■ PROBLEM DESCRIPTION
All of the data beneath this instruction is to be transcribed word for word.

============

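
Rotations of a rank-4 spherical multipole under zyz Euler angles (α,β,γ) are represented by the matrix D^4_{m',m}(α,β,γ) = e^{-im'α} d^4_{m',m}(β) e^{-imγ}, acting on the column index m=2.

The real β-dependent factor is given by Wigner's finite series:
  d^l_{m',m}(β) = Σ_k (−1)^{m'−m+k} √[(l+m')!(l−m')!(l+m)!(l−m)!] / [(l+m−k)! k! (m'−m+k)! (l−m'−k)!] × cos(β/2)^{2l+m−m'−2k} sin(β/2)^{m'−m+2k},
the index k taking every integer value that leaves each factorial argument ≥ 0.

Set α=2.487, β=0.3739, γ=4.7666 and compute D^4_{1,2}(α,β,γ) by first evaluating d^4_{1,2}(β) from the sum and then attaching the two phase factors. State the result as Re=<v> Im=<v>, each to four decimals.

Re=0.4918 Im=0.2989

D^4_{1,2}(2.487,0.3739,4.7666) = e^{-i·1·2.487}·d^4_{1,2}(0.3739)·e^{-i·2·4.7666}. Compute d first:
With c≡cos(β/2)=0.982576 and s≡sin(β/2)=0.185863, N=[120·6·720·2]^{1/2}=1018.233765
k: max(0,(2)−(1))=1 … min(4+(2),4−(1))=3
  k=1: (−1)^0·1018.2338/(240)·0.9826^7·0.1859^1 = +0.697254
  k=2: (−1)^1·1018.2338/(48)·0.9826^5·0.1859^3 = -0.124743
  k=3: (−1)^2·1018.2338/(72)·0.9826^3·0.1859^5 = +0.002976
d^4_{1,2}(0.3739) = +0.697254 -0.124743 +0.002976 = +0.575487
Phases: e^{-i·(1)·2.487}=-0.793296-0.608836i, e^{-i·(2)·4.7666}=-0.994128+0.108210i ⇒ D=+0.491765+0.298919i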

============

■ THE ANSWER
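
Rotations of a rank-4 spherical multipole under zyz Euler angles (α,β,γ) are represented by the matrix D^4_{m',m}(α,β,γ) = e^{-im'α} d^4_{m',m}(β) e^{-imγ}, acting on the column index m=2.

The real β-dependent factor is given by Wigner's finite series:
  d^l_{m',m}(β) = Σ_k (−1)^{m'−m+k} √[(l+m')!(l−m')!(l+m)!(l−m)!] / [(l+m−k)! k! (m'−m+k)! (l−m'−k)!] × cos(β/2)^{2l+m−m'−2k} sin(β/2)^{m'−m+2k},
the index k taking every integer value that leaves each factorial argument ≥ 0.

Set α=2.487, β=0.3739, γ=4.7666 and compute D^4_{1,2}(α,β,γ) by first evaluating d^4_{1,2}(β) from the sum and then attaching the two phase factors. State the result as Re=<v> Im=<v>, each to four decimals.

Re=0.4918 Im=0.2989

D^4_{1,2}(2.487,0.3739,4.7666) = e^{-i·1·2.487}·d^4_{1,2}(0.3739)·e^{-i·2·4.7666}. Compute d first:
With c≡cos(β/2)=0.982576 and s≡sin(β/2)=0.185863, N=[120·6·720·2]^{1/2}=1018.233765
k: max(0,(2)−(1))=1 … min(4+(2),4−(1))=3
  k=1: (−1)^0·1018.2338/(240)·0.9826^7·0.1859^1 = +0.697254
  k=2: (−1)^1·1018.2338/(48)·0.9826^5·0.1859^3 = -0.124743
  k=3: (−1)^2·1018.2338/(72)·0.9826^3·0.1859^5 = +0.002976
d^4_{1,2}(0.3739) = +0.697254 -0.124743 +0.002976 = +0.575487
Phases: e^{-i·(1)·2.487}=-0.793296-0.608836i, e^{-i·(2)·4.7666}=-0.994128+0.108210i ⇒ D=+0.491765+0.298919i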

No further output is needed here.